-- Provided data --
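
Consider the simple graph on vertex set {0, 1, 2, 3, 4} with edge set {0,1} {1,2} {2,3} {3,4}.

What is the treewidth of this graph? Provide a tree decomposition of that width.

Every bag has size at most 2, so the width is 2 − 1 = 1 and tw(G) ≤ 1. G has an edge, so its treewidth is at least 1. Hence tw(G) = 1 exactly.

Treewidth 1.
Bags: B1 = {2, 3}  B2 = {1, 2}  B3 = {0, 1}  B4 = {3, 4}
Tree: B1–B2, B2–B3, B1–B4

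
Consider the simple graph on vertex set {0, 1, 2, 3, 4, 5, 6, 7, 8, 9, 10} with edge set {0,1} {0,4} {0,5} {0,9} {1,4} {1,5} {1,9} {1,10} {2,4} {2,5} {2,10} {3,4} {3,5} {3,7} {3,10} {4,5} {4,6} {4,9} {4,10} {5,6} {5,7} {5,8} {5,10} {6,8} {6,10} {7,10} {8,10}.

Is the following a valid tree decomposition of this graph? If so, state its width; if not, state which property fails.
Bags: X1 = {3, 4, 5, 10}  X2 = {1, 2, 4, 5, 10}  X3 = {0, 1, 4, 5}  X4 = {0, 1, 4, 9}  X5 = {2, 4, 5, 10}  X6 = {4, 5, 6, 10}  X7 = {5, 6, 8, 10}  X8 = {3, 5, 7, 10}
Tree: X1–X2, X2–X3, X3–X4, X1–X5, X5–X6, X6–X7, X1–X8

A tree decomposition must satisfy three properties: every vertex lies in some bag; for every edge, both endpoints lie together in some bag; and for every vertex, the bags containing it form a connected subtree. Here bags containing vertex 2 are not connected in the tree, so the decomposition is invalid.

No — bags containing vertex 2 are not connected in the tree.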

-- Requirement --
Whatever the entries above contain, reproduce all of them exactly.

-- Answer space --
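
Consider the simple graph on vertex set {0, 1, 2, 3, 4} with edge set {0,1} {1,2} {2,3} {3,4}.

What is the treewidth of this graph? Provide a tree decomposition of that width.

Every bag has size at most 2, so the width is 2 − 1 = 1 and tw(G) ≤ 1. G has an edge, so its treewidth is at least 1. Hence tw(G) = 1 exactly.

Treewidth 1.
Bags: B1 = {2, 3}  B2 = {1, 2}  B3 = {0, 1}  B4 = {3, 4}
Tree: B1–B2, B2–B3, B1–B4

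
Consider the simple graph on vertex set {0, 1, 2, 3, 4, 5, 6, 7, 8, 9, 10} with edge set {0,1} {0,4} {0,5} {0,9} {1,4} {1,5} {1,9} {1,10} {2,4} {2,5} {2,10} {3,4} {3,5} {3,7} {3,10} {4,5} {4,6} {4,9} {4,10} {5,6} {5,7} {5,8} {5,10} {6,8} {6,10} {7,10} {8,10}.

Is the following a valid tree decomposition of this graph? If so, state its width; if not, state which property fails.
Bags: X1 = {3, 4, 5, 10}  X2 = {1, 2, 4, 5, 10}  X3 = {0, 1, 4, 5}  X4 = {0, 1, 4, 9}  X5 = {2, 4, 5, 10}  X6 = {4, 5, 6, 10}  X7 = {5, 6, 8, 10}  X8 = {3, 5, 7, 10}
Tree: X1–X2, X2–X3, X3–X4, X1–X5, X5–X6, X6–X7, X1–X8

A tree decomposition must satisfy three properties: every vertex lies in some bag; for every edge, both endpoints lie together in some bag; and for every vertex, the bags containing it form a connected subtree. Here bags containing vertex 2 are not connected in the tree, so the decomposition is invalid.

No — bags containing vertex 2 are not connected in the tree.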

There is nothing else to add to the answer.